Segment Open
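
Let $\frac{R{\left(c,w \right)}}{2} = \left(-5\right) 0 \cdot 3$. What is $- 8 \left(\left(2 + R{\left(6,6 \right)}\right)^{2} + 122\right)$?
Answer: $-1008$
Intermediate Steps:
$R{\left(c,w \right)} = 0$ ($R{\left(c,w \right)} = 2 \left(-5\right) 0 \cdot 3 = 2 \cdot 0 \cdot 3 = 2 \cdot 0 = 0$)
$- 8 \left(\left(2 + R{\left(6,6 \right)}\right)^{2} + 122\right) = - 8 \left(\left(2 + 0\right)^{2} + 122\right) = - 8 \left(2^{2} + 122\right) = - 8 \left(4 + 122\right) = \left(-8\right) 126 = -1008$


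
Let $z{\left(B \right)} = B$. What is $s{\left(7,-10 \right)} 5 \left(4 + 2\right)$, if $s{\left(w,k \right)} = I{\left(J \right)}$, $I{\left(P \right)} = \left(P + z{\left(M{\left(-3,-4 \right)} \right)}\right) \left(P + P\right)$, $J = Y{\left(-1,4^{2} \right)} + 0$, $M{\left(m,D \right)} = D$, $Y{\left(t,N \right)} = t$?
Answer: $300$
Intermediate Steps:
$J = -1$ ($J = -1 + 0 = -1$)
$I{\left(P \right)} = 2 P \left(-4 + P\right)$ ($I{\left(P \right)} = \left(P - 4\right) \left(P + P\right) = \left(-4 + P\right) 2 P = 2 P \left(-4 + P\right)$)
$s{\left(w,k \right)} = 10$ ($s{\left(w,k \right)} = 2 \left(-1\right) \left(-4 - 1\right) = 2 \left(-1\right) \left(-5\right) = 10$)
$s{\left(7,-10 \right)} 5 \left(4 + 2\right) = 10 \cdot 5 \left(4 + 2\right) = 10 \cdot 5 \cdot 6 = 10 \cdot 30 = 300$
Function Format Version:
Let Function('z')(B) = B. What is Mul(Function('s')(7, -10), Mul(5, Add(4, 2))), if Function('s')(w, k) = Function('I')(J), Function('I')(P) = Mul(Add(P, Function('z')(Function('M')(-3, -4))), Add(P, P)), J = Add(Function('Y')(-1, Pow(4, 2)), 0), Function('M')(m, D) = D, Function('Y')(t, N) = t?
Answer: 300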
Segment Closed
== Assigned task ==
Transcribe the listing shown above in full and without change.

== The completed task ==
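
Let $\frac{R{\left(c,w \right)}}{2} = \left(-5\right) 0 \cdot 3$. What is $- 8 \left(\left(2 + R{\left(6,6 \right)}\right)^{2} + 122\right)$?
Answer: $-1008$
Intermediate Steps:
$R{\left(c,w \right)} = 0$ ($R{\left(c,w \right)} = 2 \left(-5\right) 0 \cdot 3 = 2 \cdot 0 \cdot 3 = 2 \cdot 0 = 0$)
$- 8 \left(\left(2 + R{\left(6,6 \right)}\right)^{2} + 122\right) = - 8 \left(\left(2 + 0\right)^{2} + 122\right) = - 8 \left(2^{2} + 122\right) = - 8 \left(4 + 122\right) = \left(-8\right) 126 = -1008$


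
Let $z{\left(B \right)} = B$. What is $s{\left(7,-10 \right)} 5 \left(4 + 2\right)$, if $s{\left(w,k \right)} = I{\left(J \right)}$, $I{\left(P \right)} = \left(P + z{\left(M{\left(-3,-4 \right)} \right)}\right) \left(P + P\right)$, $J = Y{\left(-1,4^{2} \right)} + 0$, $M{\left(m,D \right)} = D$, $Y{\left(t,N \right)} = t$?
Answer: $300$
Intermediate Steps:
$J = -1$ ($J = -1 + 0 = -1$)
$I{\left(P \right)} = 2 P \left(-4 + P\right)$ ($I{\left(P \right)} = \left(P - 4\right) \left(P + P\right) = \left(-4 + P\right) 2 P = 2 P \left(-4 + P\right)$)
$s{\left(w,k \right)} = 10$ ($s{\left(w,k \right)} = 2 \left(-1\right) \left(-4 - 1\right) = 2 \left(-1\right) \left(-5\right) = 10$)
$s{\left(7,-10 \right)} 5 \left(4 + 2\right) = 10 \cdot 5 \left(4 + 2\right) = 10 \cdot 5 \cdot 6 = 10 \cdot 30 = 300$
Function Format Version:
Let Function('z')(B) = B. What is Mul(Function('s')(7, -10), Mul(5, Add(4, 2))), if Function('s')(w, k) = Function('I')(J), Function('I')(P) = Mul(Add(P, Function('z')(Function('M')(-3, -4))), Add(P, P)), J = Add(Function('Y')(-1, Pow(4, 2)), 0), Function('M')(m, D) = D, Function('Y')(t, N) = t?
Answer: 300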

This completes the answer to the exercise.